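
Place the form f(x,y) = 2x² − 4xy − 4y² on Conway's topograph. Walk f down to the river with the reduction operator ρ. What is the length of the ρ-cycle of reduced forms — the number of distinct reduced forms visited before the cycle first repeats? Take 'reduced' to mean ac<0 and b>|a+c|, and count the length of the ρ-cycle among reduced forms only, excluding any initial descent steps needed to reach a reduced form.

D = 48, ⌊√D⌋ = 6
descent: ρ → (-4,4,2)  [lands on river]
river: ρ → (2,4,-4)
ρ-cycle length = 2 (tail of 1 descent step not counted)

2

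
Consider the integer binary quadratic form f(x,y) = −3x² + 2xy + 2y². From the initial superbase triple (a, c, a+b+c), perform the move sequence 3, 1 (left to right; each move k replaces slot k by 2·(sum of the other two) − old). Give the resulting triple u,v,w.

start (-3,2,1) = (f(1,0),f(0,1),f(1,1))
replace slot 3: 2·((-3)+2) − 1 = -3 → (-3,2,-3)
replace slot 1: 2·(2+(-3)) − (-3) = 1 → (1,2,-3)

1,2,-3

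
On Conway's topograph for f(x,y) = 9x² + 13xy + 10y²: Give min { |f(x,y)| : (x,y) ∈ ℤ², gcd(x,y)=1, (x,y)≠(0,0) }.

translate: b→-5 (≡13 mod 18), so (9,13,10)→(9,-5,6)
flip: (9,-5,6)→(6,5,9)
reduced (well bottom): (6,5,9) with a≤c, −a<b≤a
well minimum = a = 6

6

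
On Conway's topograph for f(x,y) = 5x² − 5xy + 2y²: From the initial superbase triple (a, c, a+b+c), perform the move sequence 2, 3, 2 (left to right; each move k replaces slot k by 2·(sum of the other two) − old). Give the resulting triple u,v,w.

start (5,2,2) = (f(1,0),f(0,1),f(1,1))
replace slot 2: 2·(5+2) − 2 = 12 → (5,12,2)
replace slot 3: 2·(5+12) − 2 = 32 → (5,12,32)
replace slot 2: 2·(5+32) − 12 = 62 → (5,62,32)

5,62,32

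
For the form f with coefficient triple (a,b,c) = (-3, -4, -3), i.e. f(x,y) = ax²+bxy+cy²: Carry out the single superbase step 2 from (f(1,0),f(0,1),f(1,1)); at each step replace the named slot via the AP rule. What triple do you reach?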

= = = =

- THE TASK: The response has to give back every record verbatim.

- TASK OUTPUT:
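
Place the form f(x,y) = 2x² − 4xy − 4y² on Conway's topograph. Walk f down to the river with the reduction operator ρ. What is the length of the ρ-cycle of reduced forms — the number of distinct reduced forms visited before the cycle first repeats? Take 'reduced' to mean ac<0 and b>|a+c|, and count the length of the ρ-cycle among reduced forms only, excluding any initial descent steps needed to reach a reduced form.

D = 48, ⌊√D⌋ = 6
descent: ρ → (-4,4,2)  [lands on river]
river: ρ → (2,4,-4)
ρ-cycle length = 2 (tail of 1 descent step not counted)

2

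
Consider the integer binary quadratic form f(x,y) = −3x² + 2xy + 2y². From the initial superbase triple (a, c, a+b+c), perform the move sequence 3, 1 (left to right; each move k replaces slot k by 2·(sum of the other two) − old). Give the resulting triple u,v,w.

start (-3,2,1) = (f(1,0),f(0,1),f(1,1))
replace slot 3: 2·((-3)+2) − 1 = -3 → (-3,2,-3)
replace slot 1: 2·(2+(-3)) − (-3) = 1 → (1,2,-3)

1,2,-3

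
On Conway's topograph for f(x,y) = 9x² + 13xy + 10y²: Give min { |f(x,y)| : (x,y) ∈ ℤ², gcd(x,y)=1, (x,y)≠(0,0) }.

translate: b→-5 (≡13 mod 18), so (9,13,10)→(9,-5,6)
flip: (9,-5,6)→(6,5,9)
reduced (well bottom): (6,5,9) with a≤c, −a<b≤a
well minimum = a = 6

6

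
On Conway's topograph for f(x,y) = 5x² − 5xy + 2y²: From the initial superbase triple (a, c, a+b+c), perform the move sequence 2, 3, 2 (left to right; each move k replaces slot k by 2·(sum of the other two) − old). Give the resulting triple u,v,w.

start (5,2,2) = (f(1,0),f(0,1),f(1,1))
replace slot 2: 2·(5+2) − 2 = 12 → (5,12,2)
replace slot 3: 2·(5+12) − 2 = 32 → (5,12,32)
replace slot 2: 2·(5+32) − 12 = 62 → (5,62,32)

5,62,32

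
For the form f with coefficient triple (a,b,c) = (-3, -4, -3), i.e. f(x,y) = ax²+bxy+cy²: Carry out the single superbase step 2 from (f(1,0),f(0,1),f(1,1)); at each step replace the named slot via the AP rule. What triple do you reach?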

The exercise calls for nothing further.